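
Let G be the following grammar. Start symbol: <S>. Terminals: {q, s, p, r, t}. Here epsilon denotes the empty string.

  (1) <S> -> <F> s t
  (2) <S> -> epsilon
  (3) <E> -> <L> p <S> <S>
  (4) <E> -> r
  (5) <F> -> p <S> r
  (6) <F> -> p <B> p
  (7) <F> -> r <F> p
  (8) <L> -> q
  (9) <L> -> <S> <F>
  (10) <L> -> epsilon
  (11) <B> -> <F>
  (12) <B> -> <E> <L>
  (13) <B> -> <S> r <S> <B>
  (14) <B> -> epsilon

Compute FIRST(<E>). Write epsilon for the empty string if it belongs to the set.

FIRST(<F>) = {p, r}
FIRST(<S>) = {epsilon, p, r}  (via <F> s t)
FIRST(<L>) = {epsilon, p, q, r}  (via <S> <F>)
FIRST(<E>) = {p, q, r}  (via <L> p <S> <S>)
FIRST(<B>) = {epsilon, p, q, r}  (via <F>, <E> <L>, <S> r <S> <B>)

{p, q, r}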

※

_YOUR GOAL_
When you answer, output all of the material exactly as it appears above.

_TASK RESPONSE_
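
Let G be the following grammar. Start symbol: <S>. Terminals: {q, s, p, r, t}. Here epsilon denotes the empty string.

  (1) <S> -> <F> s t
  (2) <S> -> epsilon
  (3) <E> -> <L> p <S> <S>
  (4) <E> -> r
  (5) <F> -> p <S> r
  (6) <F> -> p <B> p
  (7) <F> -> r <F> p
  (8) <L> -> q
  (9) <L> -> <S> <F>
  (10) <L> -> epsilon
  (11) <B> -> <F>
  (12) <B> -> <E> <L>
  (13) <B> -> <S> r <S> <B>
  (14) <B> -> epsilon

Compute FIRST(<E>). Write epsilon for the empty string if it belongs to the set.

FIRST(<F>) = {p, r}
FIRST(<S>) = {epsilon, p, r}  (via <F> s t)
FIRST(<L>) = {epsilon, p, q, r}  (via <S> <F>)
FIRST(<E>) = {p, q, r}  (via <L> p <S> <S>)
FIRST(<B>) = {epsilon, p, q, r}  (via <F>, <E> <L>, <S> r <S> <B>)

{p, q, r}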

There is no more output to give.